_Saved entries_
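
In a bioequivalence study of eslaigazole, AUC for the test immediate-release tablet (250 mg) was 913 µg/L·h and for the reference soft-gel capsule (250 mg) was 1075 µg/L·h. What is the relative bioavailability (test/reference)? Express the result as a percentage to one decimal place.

F_rel = 84.9%

F_rel = (AUC_test/D_test) / (AUC_ref/D_ref)
      = (913/250) / (1075/250)
      = 3.652 / 4.3 = 0.8493 = 84.93%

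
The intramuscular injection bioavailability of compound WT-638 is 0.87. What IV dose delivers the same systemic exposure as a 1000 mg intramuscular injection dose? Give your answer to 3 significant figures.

D_iv = 870 mg

Systemic exposure from an extravascular dose = F × D_ev, so the equivalent IV dose is F × D_ev.
D_iv = F × D_ev = 0.87 × 1000 = 870 mg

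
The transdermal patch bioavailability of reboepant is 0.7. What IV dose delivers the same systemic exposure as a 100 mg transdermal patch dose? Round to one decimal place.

Systemic exposure from an extravascular dose = F × D_ev, so the equivalent IV dose is F × D_ev.
D_iv = F × D_ev = 0.7 × 100 = 70 mg

D_iv = 70.0 mg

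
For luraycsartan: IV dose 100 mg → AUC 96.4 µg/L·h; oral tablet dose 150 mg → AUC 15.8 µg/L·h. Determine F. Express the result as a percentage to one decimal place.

F = 10.9%

F = (AUC_ev / D_ev) / (AUC_iv / D_iv)
  = (15.8/150) / (96.4/100)
  = 0.105333 / 0.964 = 0.1093
  = 10.93%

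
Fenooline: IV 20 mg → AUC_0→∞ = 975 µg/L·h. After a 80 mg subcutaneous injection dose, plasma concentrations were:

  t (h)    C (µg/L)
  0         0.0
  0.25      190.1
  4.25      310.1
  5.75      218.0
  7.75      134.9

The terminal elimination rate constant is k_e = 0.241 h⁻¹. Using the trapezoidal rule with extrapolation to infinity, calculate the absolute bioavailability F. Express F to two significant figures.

F = 0.60

Trapezoidal AUC_0→7.75 (subcutaneous injection):
  [0→0.25]: (0.0+190.1)/2 × 0.25 = 23.7625
  [0.25→4.25]: (190.1+310.1)/2 × 4 = 1000.4
  [4.25→5.75]: (310.1+218.0)/2 × 1.5 = 396.075
  [5.75→7.75]: (218.0+134.9)/2 × 2 = 352.9
  Sum = 1773.1375 µg/L·h
Tail: C_last/k_e = 134.9/0.241 = 559.751
AUC_0→∞ (subcutaneous injection) = 1773.1375 + 559.751 = 2332.8885 µg/L·h
F = (AUC_ev/D_ev)/(AUC_iv/D_iv) = (2332.8885/80)/(975/20) = 29.1611/48.75 = 0.5982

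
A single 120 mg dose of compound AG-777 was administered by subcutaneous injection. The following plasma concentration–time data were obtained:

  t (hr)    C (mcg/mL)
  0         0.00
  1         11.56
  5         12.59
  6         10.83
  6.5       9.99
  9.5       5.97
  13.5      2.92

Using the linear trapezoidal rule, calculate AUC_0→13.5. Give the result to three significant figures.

AUC = 113 mcg/mL·hr

Trapezoidal AUC_0→13.5:
  [0→1]: (0.00+11.56)/2 × 1 = 5.78
  [1→5]: (11.56+12.59)/2 × 4 = 48.3
  [5→6]: (12.59+10.83)/2 × 1 = 11.71
  [6→6.5]: (10.83+9.99)/2 × 0.5 = 5.205
  [6.5→9.5]: (9.99+5.97)/2 × 3 = 23.94
  [9.5→13.5]: (5.97+2.92)/2 × 4 = 17.78
  Sum = 112.715 mcg/mL·hr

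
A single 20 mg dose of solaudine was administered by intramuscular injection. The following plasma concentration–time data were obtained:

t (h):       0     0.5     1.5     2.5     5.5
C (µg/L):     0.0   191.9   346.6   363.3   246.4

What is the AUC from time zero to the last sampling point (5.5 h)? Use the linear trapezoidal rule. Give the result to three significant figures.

Trapezoidal AUC_0→5.5:
  [0→0.5]: (0.0+191.9)/2 × 0.5 = 47.975
  [0.5→1.5]: (191.9+346.6)/2 × 1 = 269.25
  [1.5→2.5]: (346.6+363.3)/2 × 1 = 354.95
  [2.5→5.5]: (363.3+246.4)/2 × 3 = 914.55
  Sum = 1586.725 µg/L·h

AUC = 1590 µg/L·h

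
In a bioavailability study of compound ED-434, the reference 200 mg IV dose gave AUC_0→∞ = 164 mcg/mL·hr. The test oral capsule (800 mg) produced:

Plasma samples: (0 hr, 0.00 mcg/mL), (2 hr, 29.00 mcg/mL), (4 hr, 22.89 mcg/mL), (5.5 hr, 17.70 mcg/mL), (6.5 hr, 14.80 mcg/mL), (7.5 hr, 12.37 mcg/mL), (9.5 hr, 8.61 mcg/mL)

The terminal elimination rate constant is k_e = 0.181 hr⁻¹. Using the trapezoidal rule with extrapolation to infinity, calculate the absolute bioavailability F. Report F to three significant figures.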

_DESCRIPTION OF THE TASK_
Give back, word for word, only the lines above from the line holding "What is the AUC" to the line holding "Plasma samples: (0", both included.

_ANSWER SECTION_
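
What is the AUC from time zero to the last sampling point (5.5 h)? Use the linear trapezoidal rule. Give the result to three significant figures.

Trapezoidal AUC_0→5.5:
  [0→0.5]: (0.0+191.9)/2 × 0.5 = 47.975
  [0.5→1.5]: (191.9+346.6)/2 × 1 = 269.25
  [1.5→2.5]: (346.6+363.3)/2 × 1 = 354.95
  [2.5→5.5]: (363.3+246.4)/2 × 3 = 914.55
  Sum = 1586.725 µg/L·h

AUC = 1590 µg/L·h

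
In a bioavailability study of compound ED-434, the reference 200 mg IV dose gave AUC_0→∞ = 164 mcg/mL·hr. The test oral capsule (800 mg) produced:

Plasma samples: (0 hr, 0.00 mcg/mL), (2 hr, 29.00 mcg/mL), (4 hr, 22.89 mcg/mL), (5.5 hr, 17.70 mcg/mL), (6.5 hr, 14.80 mcg/mL), (7.5 hr, 12.37 mcg/mL), (9.5 hr, 8.61 mcg/mL)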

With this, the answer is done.